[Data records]

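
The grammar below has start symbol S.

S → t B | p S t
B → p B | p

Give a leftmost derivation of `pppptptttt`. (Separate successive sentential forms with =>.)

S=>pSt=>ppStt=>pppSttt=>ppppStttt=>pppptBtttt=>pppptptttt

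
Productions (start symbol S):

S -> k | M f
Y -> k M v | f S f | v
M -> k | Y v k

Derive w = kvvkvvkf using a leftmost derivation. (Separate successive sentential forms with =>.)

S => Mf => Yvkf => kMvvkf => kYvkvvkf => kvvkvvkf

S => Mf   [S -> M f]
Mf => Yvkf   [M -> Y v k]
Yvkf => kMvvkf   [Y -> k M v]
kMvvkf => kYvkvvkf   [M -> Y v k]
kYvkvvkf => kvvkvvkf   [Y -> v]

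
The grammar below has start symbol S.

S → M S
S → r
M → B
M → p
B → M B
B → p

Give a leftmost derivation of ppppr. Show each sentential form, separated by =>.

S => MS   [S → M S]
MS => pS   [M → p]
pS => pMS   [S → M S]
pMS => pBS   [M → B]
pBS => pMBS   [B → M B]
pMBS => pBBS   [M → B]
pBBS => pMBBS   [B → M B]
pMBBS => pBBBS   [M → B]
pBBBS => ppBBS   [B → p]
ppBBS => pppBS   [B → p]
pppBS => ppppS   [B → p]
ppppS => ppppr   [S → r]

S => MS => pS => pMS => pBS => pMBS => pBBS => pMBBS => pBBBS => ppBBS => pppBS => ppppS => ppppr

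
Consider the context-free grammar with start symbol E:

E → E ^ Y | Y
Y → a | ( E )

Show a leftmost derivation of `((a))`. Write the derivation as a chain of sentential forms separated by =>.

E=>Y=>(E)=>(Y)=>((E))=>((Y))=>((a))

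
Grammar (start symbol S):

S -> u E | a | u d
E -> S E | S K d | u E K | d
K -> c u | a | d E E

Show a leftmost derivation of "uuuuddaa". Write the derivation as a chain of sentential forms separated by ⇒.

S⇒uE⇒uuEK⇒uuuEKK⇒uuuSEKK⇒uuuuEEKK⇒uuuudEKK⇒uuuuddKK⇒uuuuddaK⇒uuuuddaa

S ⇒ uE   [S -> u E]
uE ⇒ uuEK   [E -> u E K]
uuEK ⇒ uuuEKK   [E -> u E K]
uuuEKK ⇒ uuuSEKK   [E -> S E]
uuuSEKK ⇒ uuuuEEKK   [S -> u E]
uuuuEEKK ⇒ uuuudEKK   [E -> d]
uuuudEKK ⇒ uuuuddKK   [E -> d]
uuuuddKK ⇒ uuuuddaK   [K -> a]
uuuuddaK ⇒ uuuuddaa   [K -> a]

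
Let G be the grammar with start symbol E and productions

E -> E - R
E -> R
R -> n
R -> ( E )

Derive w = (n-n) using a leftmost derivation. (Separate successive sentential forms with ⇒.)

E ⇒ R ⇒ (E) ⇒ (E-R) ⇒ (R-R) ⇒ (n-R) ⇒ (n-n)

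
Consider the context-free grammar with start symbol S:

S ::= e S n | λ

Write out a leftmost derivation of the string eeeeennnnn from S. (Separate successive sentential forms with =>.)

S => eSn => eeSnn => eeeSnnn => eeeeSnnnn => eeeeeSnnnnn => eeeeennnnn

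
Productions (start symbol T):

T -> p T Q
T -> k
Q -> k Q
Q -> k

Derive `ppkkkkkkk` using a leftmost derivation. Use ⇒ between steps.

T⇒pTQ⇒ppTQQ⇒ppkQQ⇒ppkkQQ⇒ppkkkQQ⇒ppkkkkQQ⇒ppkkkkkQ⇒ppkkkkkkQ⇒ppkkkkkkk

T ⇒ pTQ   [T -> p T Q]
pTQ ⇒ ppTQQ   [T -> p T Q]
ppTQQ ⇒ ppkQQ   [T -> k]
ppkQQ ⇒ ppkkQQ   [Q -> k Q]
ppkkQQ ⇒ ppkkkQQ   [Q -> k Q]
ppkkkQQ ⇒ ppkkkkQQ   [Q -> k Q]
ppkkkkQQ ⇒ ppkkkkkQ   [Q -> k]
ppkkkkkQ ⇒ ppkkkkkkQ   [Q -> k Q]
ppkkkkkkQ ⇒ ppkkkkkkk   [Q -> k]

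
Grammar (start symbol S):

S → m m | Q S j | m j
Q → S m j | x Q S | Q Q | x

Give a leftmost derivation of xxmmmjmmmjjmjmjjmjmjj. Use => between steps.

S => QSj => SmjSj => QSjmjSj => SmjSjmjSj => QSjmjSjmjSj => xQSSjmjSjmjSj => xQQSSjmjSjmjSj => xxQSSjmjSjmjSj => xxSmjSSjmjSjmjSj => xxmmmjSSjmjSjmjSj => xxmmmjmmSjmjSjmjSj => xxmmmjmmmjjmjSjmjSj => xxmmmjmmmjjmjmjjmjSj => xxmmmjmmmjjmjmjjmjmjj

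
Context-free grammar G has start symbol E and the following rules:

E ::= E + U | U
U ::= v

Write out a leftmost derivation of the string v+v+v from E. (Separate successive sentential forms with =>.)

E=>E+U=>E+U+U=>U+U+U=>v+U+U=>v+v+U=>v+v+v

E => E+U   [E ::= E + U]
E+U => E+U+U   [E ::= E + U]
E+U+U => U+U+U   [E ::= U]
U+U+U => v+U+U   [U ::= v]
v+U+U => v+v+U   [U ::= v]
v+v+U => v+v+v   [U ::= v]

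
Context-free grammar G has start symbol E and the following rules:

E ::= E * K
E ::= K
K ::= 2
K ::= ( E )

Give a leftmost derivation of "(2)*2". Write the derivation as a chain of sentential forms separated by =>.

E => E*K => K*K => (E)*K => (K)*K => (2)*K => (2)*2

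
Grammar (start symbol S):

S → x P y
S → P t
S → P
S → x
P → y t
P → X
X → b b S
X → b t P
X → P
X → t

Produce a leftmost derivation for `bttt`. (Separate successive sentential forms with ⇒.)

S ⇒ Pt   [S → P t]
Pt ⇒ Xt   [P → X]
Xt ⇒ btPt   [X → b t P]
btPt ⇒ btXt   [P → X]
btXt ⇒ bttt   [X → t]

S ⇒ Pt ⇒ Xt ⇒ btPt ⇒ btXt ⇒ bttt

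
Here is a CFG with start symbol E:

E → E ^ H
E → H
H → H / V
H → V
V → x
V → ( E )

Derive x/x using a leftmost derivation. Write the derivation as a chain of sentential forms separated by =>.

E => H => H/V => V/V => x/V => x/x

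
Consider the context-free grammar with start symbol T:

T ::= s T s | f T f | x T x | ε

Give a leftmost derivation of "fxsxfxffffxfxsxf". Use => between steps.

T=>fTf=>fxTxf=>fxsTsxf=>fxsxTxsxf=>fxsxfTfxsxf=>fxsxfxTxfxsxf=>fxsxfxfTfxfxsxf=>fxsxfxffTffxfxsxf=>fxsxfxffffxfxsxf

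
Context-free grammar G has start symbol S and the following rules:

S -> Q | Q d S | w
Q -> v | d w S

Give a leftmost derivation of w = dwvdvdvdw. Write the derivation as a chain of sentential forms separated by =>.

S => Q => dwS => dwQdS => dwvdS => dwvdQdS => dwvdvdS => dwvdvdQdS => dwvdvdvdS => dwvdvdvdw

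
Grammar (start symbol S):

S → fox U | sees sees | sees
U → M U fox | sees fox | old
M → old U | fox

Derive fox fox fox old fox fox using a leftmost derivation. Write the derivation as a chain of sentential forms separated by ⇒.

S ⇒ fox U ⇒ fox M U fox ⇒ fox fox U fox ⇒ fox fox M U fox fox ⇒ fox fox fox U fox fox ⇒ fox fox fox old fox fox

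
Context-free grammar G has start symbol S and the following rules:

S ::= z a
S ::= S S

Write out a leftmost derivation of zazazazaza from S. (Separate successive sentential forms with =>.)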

[Requirement]
The job here is to write out all the entries again exactly.

[Exercise solution]
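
The grammar below has start symbol S.

S → t B | p S t
B → p B | p

Give a leftmost derivation of `pppptptttt`. (Separate successive sentential forms with =>.)

S=>pSt=>ppStt=>pppSttt=>ppppStttt=>pppptBtttt=>pppptptttt

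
Productions (start symbol S):

S -> k | M f
Y -> k M v | f S f | v
M -> k | Y v k

Derive w = kvvkvvkf using a leftmost derivation. (Separate successive sentential forms with =>.)

S => Mf => Yvkf => kMvvkf => kYvkvvkf => kvvkvvkf

S => Mf   [S -> M f]
Mf => Yvkf   [M -> Y v k]
Yvkf => kMvvkf   [Y -> k M v]
kMvvkf => kYvkvvkf   [M -> Y v k]
kYvkvvkf => kvvkvvkf   [Y -> v]

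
The grammar below has start symbol S.

S → M S
S → r
M → B
M → p
B → M B
B → p

Give a leftmost derivation of ppppr. Show each sentential form, separated by =>.

S => MS   [S → M S]
MS => pS   [M → p]
pS => pMS   [S → M S]
pMS => pBS   [M → B]
pBS => pMBS   [B → M B]
pMBS => pBBS   [M → B]
pBBS => pMBBS   [B → M B]
pMBBS => pBBBS   [M → B]
pBBBS => ppBBS   [B → p]
ppBBS => pppBS   [B → p]
pppBS => ppppS   [B → p]
ppppS => ppppr   [S → r]

S => MS => pS => pMS => pBS => pMBS => pBBS => pMBBS => pBBBS => ppBBS => pppBS => ppppS => ppppr

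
Consider the context-free grammar with start symbol E:

E → E ^ Y | Y
Y → a | ( E )

Show a leftmost derivation of `((a))`. Write the derivation as a chain of sentential forms separated by =>.

E=>Y=>(E)=>(Y)=>((E))=>((Y))=>((a))

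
Grammar (start symbol S):

S -> u E | a | u d
E -> S E | S K d | u E K | d
K -> c u | a | d E E

Show a leftmost derivation of "uuuuddaa". Write the derivation as a chain of sentential forms separated by ⇒.

S⇒uE⇒uuEK⇒uuuEKK⇒uuuSEKK⇒uuuuEEKK⇒uuuudEKK⇒uuuuddKK⇒uuuuddaK⇒uuuuddaa

S ⇒ uE   [S -> u E]
uE ⇒ uuEK   [E -> u E K]
uuEK ⇒ uuuEKK   [E -> u E K]
uuuEKK ⇒ uuuSEKK   [E -> S E]
uuuSEKK ⇒ uuuuEEKK   [S -> u E]
uuuuEEKK ⇒ uuuudEKK   [E -> d]
uuuudEKK ⇒ uuuuddKK   [E -> d]
uuuuddKK ⇒ uuuuddaK   [K -> a]
uuuuddaK ⇒ uuuuddaa   [K -> a]

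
Let G be the grammar with start symbol E and productions

E -> E - R
E -> R
R -> n
R -> ( E )

Derive w = (n-n) using a leftmost derivation. (Separate successive sentential forms with ⇒.)

E ⇒ R ⇒ (E) ⇒ (E-R) ⇒ (R-R) ⇒ (n-R) ⇒ (n-n)

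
Consider the context-free grammar with start symbol S:

S ::= e S n | λ

Write out a leftmost derivation of the string eeeeennnnn from S. (Separate successive sentential forms with =>.)

S => eSn => eeSnn => eeeSnnn => eeeeSnnnn => eeeeeSnnnnn => eeeeennnnn

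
Productions (start symbol T):

T -> p T Q
T -> k
Q -> k Q
Q -> k

Derive `ppkkkkkkk` using a leftmost derivation. Use ⇒ between steps.

T⇒pTQ⇒ppTQQ⇒ppkQQ⇒ppkkQQ⇒ppkkkQQ⇒ppkkkkQQ⇒ppkkkkkQ⇒ppkkkkkkQ⇒ppkkkkkkk

T ⇒ pTQ   [T -> p T Q]
pTQ ⇒ ppTQQ   [T -> p T Q]
ppTQQ ⇒ ppkQQ   [T -> k]
ppkQQ ⇒ ppkkQQ   [Q -> k Q]
ppkkQQ ⇒ ppkkkQQ   [Q -> k Q]
ppkkkQQ ⇒ ppkkkkQQ   [Q -> k Q]
ppkkkkQQ ⇒ ppkkkkkQ   [Q -> k]
ppkkkkkQ ⇒ ppkkkkkkQ   [Q -> k Q]
ppkkkkkkQ ⇒ ppkkkkkkk   [Q -> k]

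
Grammar (start symbol S):

S → m m | Q S j | m j
Q → S m j | x Q S | Q Q | x

Give a leftmost derivation of xxmmmjmmmjjmjmjjmjmjj. Use => between steps.

S => QSj => SmjSj => QSjmjSj => SmjSjmjSj => QSjmjSjmjSj => xQSSjmjSjmjSj => xQQSSjmjSjmjSj => xxQSSjmjSjmjSj => xxSmjSSjmjSjmjSj => xxmmmjSSjmjSjmjSj => xxmmmjmmSjmjSjmjSj => xxmmmjmmmjjmjSjmjSj => xxmmmjmmmjjmjmjjmjSj => xxmmmjmmmjjmjmjjmjmjj

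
Context-free grammar G has start symbol E and the following rules:

E ::= E + U | U
U ::= v

Write out a leftmost derivation of the string v+v+v from E. (Separate successive sentential forms with =>.)

E=>E+U=>E+U+U=>U+U+U=>v+U+U=>v+v+U=>v+v+v

E => E+U   [E ::= E + U]
E+U => E+U+U   [E ::= E + U]
E+U+U => U+U+U   [E ::= U]
U+U+U => v+U+U   [U ::= v]
v+U+U => v+v+U   [U ::= v]
v+v+U => v+v+v   [U ::= v]

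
Context-free grammar G has start symbol E and the following rules:

E ::= E * K
E ::= K
K ::= 2
K ::= ( E )

Give a leftmost derivation of "(2)*2". Write the derivation as a chain of sentential forms separated by =>.

E => E*K => K*K => (E)*K => (K)*K => (2)*K => (2)*2

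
Grammar (start symbol S):

S → x P y
S → P t
S → P
S → x
P → y t
P → X
X → b b S
X → b t P
X → P
X → t

Produce a leftmost derivation for `bttt`. (Separate successive sentential forms with ⇒.)

S ⇒ Pt   [S → P t]
Pt ⇒ Xt   [P → X]
Xt ⇒ btPt   [X → b t P]
btPt ⇒ btXt   [P → X]
btXt ⇒ bttt   [X → t]

S ⇒ Pt ⇒ Xt ⇒ btPt ⇒ btXt ⇒ bttt

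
Here is a CFG with start symbol E:

E → E ^ H
E → H
H → H / V
H → V
V → x
V → ( E )

Derive x/x using a leftmost derivation. Write the derivation as a chain of sentential forms separated by =>.

E => H => H/V => V/V => x/V => x/x

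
Consider the context-free grammar with start symbol T:

T ::= s T s | f T f | x T x | ε

Give a leftmost derivation of "fxsxfxffffxfxsxf". Use => between steps.

T=>fTf=>fxTxf=>fxsTsxf=>fxsxTxsxf=>fxsxfTfxsxf=>fxsxfxTxfxsxf=>fxsxfxfTfxfxsxf=>fxsxfxffTffxfxsxf=>fxsxfxffffxfxsxf

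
Context-free grammar G has start symbol S and the following rules:

S -> Q | Q d S | w
Q -> v | d w S

Give a leftmost derivation of w = dwvdvdvdw. Write the derivation as a chain of sentential forms separated by =>.

S => Q => dwS => dwQdS => dwvdS => dwvdQdS => dwvdvdS => dwvdvdQdS => dwvdvdvdS => dwvdvdvdw

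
Grammar (start symbol S):

S → fox U | sees sees | sees
U → M U fox | sees fox | old
M → old U | fox

Derive fox fox fox old fox fox using a leftmost derivation. Write the derivation as a chain of sentential forms separated by ⇒.

S ⇒ fox U ⇒ fox M U fox ⇒ fox fox U fox ⇒ fox fox M U fox fox ⇒ fox fox fox U fox fox ⇒ fox fox fox old fox fox

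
Context-free grammar G has start symbol S and the following rules:

S ::= z a
S ::= S S

Write out a leftmost derivation of zazazazaza from S. (Separate successive sentential forms with =>.)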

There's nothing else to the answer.